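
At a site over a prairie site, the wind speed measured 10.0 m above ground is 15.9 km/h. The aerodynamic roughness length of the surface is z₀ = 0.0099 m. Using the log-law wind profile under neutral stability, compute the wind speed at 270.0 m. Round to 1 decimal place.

Log law: V(z) ∝ ln(z/z₀), so V₂/V₁ = ln(z₂/z₀) / ln(z₁/z₀).
ln(270.0/0.0099) = 10.2136, ln(10.0/0.0099) = 6.9178
V₂ = 15.9 × 10.2136/6.9178 = 15.9 × 1.4764 = 23.4752 km/h

23.5 km/h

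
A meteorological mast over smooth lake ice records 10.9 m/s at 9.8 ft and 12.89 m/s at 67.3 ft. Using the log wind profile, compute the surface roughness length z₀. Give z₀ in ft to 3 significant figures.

z₀ ≈ 0.000256 ft

Log law: V(z) ∝ ln(z/z₀). With r = V₁/V₂ = 10.9/12.89 = 0.84562,
r · ln(z₂/z₀) = ln(z₁/z₀) ⇒ ln z₀ = (ln z₁ − r·ln z₂)/(1 − r)
ln z₀ = (2.28238 − 0.84562×4.20916) / 0.15438 = -8.2713
z₀ = exp(-8.2713) = 0.0002557 ft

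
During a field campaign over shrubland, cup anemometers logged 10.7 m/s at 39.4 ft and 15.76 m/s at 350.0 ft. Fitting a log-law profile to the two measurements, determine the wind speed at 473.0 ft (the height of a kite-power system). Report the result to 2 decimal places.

16.46 m/s

Log law: V ∝ ln(z/z₀). From the pair, with r = V₁/V₂ = 0.67893,
ln z₀ = (ln z₁ − r·ln z₂)/(1 − r) = (3.6738 − 0.67893×5.8579)/0.32107 = -0.9449 → z₀ = 0.3887 ft
V₃ = V₁ · ln(z₃/z₀)/ln(z₁/z₀) = 10.7 × 7.1040/4.6187 = 16.4577 m/s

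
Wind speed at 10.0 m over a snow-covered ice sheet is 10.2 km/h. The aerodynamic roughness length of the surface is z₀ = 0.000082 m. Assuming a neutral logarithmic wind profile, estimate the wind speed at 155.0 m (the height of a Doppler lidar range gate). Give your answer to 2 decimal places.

Log law: V(z) ∝ ln(z/z₀), so V₂/V₁ = ln(z₂/z₀) / ln(z₁/z₀).
ln(155.0/0.000082) = 14.4522, ln(10.0/0.000082) = 11.7114
V₂ = 10.2 × 14.4522/11.7114 = 10.2 × 1.2340 = 12.5871 km/h

12.59 km/h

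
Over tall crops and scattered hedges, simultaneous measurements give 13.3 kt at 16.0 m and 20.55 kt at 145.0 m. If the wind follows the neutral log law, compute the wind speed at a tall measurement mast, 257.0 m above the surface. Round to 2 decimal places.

Log law: V ∝ ln(z/z₀). From the pair, with r = V₁/V₂ = 0.64720,
ln z₀ = (ln z₁ − r·ln z₂)/(1 − r) = (2.7726 − 0.64720×4.9767)/0.35280 = -1.2709 → z₀ = 0.2806 m
V₃ = V₁ · ln(z₃/z₀)/ln(z₁/z₀) = 13.3 × 6.8200/4.0435 = 22.4326 kt

22.43 kt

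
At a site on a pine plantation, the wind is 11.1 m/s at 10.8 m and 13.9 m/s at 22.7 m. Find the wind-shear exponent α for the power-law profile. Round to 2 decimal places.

α ≈ 0.30

Power law: V₂/V₁ = (z₂/z₁)^α ⇒ α = ln(V₂/V₁) / ln(z₂/z₁)
α = ln(13.9/11.1) / ln(22.7/10.8) = ln(1.2523) / ln(2.1019)
  = 0.22494 / 0.74282 = 0.30282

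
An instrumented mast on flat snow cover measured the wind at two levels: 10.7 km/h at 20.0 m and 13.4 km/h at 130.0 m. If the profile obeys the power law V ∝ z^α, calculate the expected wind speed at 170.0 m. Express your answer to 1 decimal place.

13.8 km/h

First find α: α = ln(V₂/V₁)/ln(z₂/z₁) = ln(13.4/10.7)/ln(130.0/20.0) = 0.22501/1.87180 = 0.1202
Extrapolate from 130.0 m to 170.0 m: V₃ = 13.4 × (170.0/130.0)^0.1202 = 13.4 × 1.0328 = 13.8392 km/h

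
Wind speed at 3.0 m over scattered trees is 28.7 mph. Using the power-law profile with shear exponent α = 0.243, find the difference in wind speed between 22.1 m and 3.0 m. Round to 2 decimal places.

Power law: V₂ = V₁ · (z₂/z₁)^α = 28.7 × (7.3667)^0.243 = 46.6261 mph
ΔV = 46.6261 − 28.7 = 17.9261 mph

17.93 mph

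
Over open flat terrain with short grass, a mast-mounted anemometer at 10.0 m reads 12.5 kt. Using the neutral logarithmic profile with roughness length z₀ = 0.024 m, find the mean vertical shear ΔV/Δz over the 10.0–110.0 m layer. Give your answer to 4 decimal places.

Log law: V₂ = V₁ · ln(z₂/z₀)/ln(z₁/z₀) = 12.5 × 8.4302/6.0323 = 17.4689 kt
ΔV/Δz = (17.4689 − 12.5)/(110.0 − 10.0) = 4.9689/100.0000 = 0.04969 kt/m

0.0497 kt/m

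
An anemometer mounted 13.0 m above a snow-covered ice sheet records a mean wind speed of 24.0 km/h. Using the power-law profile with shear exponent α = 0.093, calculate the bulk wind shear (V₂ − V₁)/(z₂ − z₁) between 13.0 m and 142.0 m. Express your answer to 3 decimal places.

Power law: V₂ = V₁ · (z₂/z₁)^α = 24.0 × (10.9231)^0.093 = 29.9763 km/h
ΔV/Δz = (29.9763 − 24.0)/(142.0 − 13.0) = 5.9763/129.0000 = 0.04633 km/h/m

0.046 km/h/m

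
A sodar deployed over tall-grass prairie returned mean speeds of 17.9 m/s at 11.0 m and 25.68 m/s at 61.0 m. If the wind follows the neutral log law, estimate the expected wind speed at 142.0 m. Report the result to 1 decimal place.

29.5 m/s

Log law: V ∝ ln(z/z₀). From the pair, with r = V₁/V₂ = 0.69704,
ln z₀ = (ln z₁ − r·ln z₂)/(1 − r) = (2.3979 − 0.69704×4.1109)/0.30296 = -1.5433 → z₀ = 0.2137 m
V₃ = V₁ · ln(z₃/z₀)/ln(z₁/z₀) = 17.9 × 6.4991/3.9412 = 29.5176 m/s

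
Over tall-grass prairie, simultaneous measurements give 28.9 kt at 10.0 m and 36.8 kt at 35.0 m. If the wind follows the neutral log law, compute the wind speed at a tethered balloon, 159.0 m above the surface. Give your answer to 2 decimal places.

46.34 kt

Log law: V ∝ ln(z/z₀). From the pair, with r = V₁/V₂ = 0.78533,
ln z₀ = (ln z₁ − r·ln z₂)/(1 − r) = (2.3026 − 0.78533×3.5553)/0.21467 = -2.2803 → z₀ = 0.1023 m
V₃ = V₁ · ln(z₃/z₀)/ln(z₁/z₀) = 28.9 × 7.3492/4.5829 = 46.3446 kt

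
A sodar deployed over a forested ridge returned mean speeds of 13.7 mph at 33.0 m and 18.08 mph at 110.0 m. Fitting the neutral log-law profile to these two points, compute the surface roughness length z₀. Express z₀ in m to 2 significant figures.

Log law: V(z) ∝ ln(z/z₀). With r = V₁/V₂ = 13.7/18.08 = 0.75774,
r · ln(z₂/z₀) = ln(z₁/z₀) ⇒ ln z₀ = (ln z₁ − r·ln z₂)/(1 − r)
ln z₀ = (3.49651 − 0.75774×4.70048) / 0.24226 = -0.2693
z₀ = exp(-0.2693) = 0.7639 m

z₀ ≈ 0.76 m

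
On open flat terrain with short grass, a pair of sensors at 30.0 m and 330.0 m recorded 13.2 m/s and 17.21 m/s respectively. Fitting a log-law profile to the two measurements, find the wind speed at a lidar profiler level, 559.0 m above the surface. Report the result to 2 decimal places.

Log law: V ∝ ln(z/z₀). From the pair, with r = V₁/V₂ = 0.76700,
ln z₀ = (ln z₁ − r·ln z₂)/(1 − r) = (3.4012 − 0.76700×5.7991)/0.23300 = -4.4921 → z₀ = 0.01120 m
V₃ = V₁ · ln(z₃/z₀)/ln(z₁/z₀) = 13.2 × 10.8183/7.8933 = 18.0914 m/s

18.09 m/s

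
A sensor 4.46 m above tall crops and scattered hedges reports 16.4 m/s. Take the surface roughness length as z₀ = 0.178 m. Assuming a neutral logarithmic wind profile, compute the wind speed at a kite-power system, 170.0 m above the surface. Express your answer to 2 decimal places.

Log law: V(z) ∝ ln(z/z₀), so V₂/V₁ = ln(z₂/z₀) / ln(z₁/z₀).
ln(170.0/0.178) = 6.8618, ln(4.46/0.178) = 3.2211
V₂ = 16.4 × 6.8618/3.2211 = 16.4 × 2.1302 = 34.9360 m/s

34.94 m/s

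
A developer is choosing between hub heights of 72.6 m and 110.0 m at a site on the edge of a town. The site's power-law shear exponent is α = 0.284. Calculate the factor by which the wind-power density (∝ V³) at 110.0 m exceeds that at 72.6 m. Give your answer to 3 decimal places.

Speed ratio: V_B/V_A = (z_B/z_A)^α = (110.0/72.6)^0.284 = (1.5152)^0.284 = 1.12525
Power-density ratio: P_B/P_A = (V_B/V_A)³ = (1.12525)³ = 1.42478

1.425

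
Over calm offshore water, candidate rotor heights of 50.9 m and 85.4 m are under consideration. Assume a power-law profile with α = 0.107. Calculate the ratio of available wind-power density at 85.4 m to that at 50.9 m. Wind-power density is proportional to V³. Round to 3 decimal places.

1.181

Speed ratio: V_B/V_A = (z_B/z_A)^α = (85.4/50.9)^0.107 = (1.6778)^0.107 = 1.05693
Power-density ratio: P_B/P_A = (V_B/V_A)³ = (1.05693)³ = 1.18071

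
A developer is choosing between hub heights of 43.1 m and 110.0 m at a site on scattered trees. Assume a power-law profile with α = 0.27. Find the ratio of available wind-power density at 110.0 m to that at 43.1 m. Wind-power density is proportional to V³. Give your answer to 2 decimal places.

2.14

Speed ratio: V_B/V_A = (z_B/z_A)^α = (110.0/43.1)^0.27 = (2.5522)^0.27 = 1.28786
Power-density ratio: P_B/P_A = (V_B/V_A)³ = (1.28786)³ = 2.13600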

◆ **EXERCISE OBJECTIVE**
Your task is to reproduce exactly the lines that begin at the line containing "Over calm offshore" and end at the final line of the data above.

◆ **TASK SOLUTION**
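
Over calm offshore water, candidate rotor heights of 50.9 m and 85.4 m are under consideration. Assume a power-law profile with α = 0.107. Calculate the ratio of available wind-power density at 85.4 m to that at 50.9 m. Wind-power density is proportional to V³. Round to 3 decimal places.

1.181

Speed ratio: V_B/V_A = (z_B/z_A)^α = (85.4/50.9)^0.107 = (1.6778)^0.107 = 1.05693
Power-density ratio: P_B/P_A = (V_B/V_A)³ = (1.05693)³ = 1.18071

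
A developer is choosing between hub heights of 43.1 m and 110.0 m at a site on scattered trees. Assume a power-law profile with α = 0.27. Find the ratio of available wind-power density at 110.0 m to that at 43.1 m. Wind-power density is proportional to V³. Give your answer to 2 decimal places.

2.14

Speed ratio: V_B/V_A = (z_B/z_A)^α = (110.0/43.1)^0.27 = (2.5522)^0.27 = 1.28786
Power-density ratio: P_B/P_A = (V_B/V_A)³ = (1.28786)³ = 2.13600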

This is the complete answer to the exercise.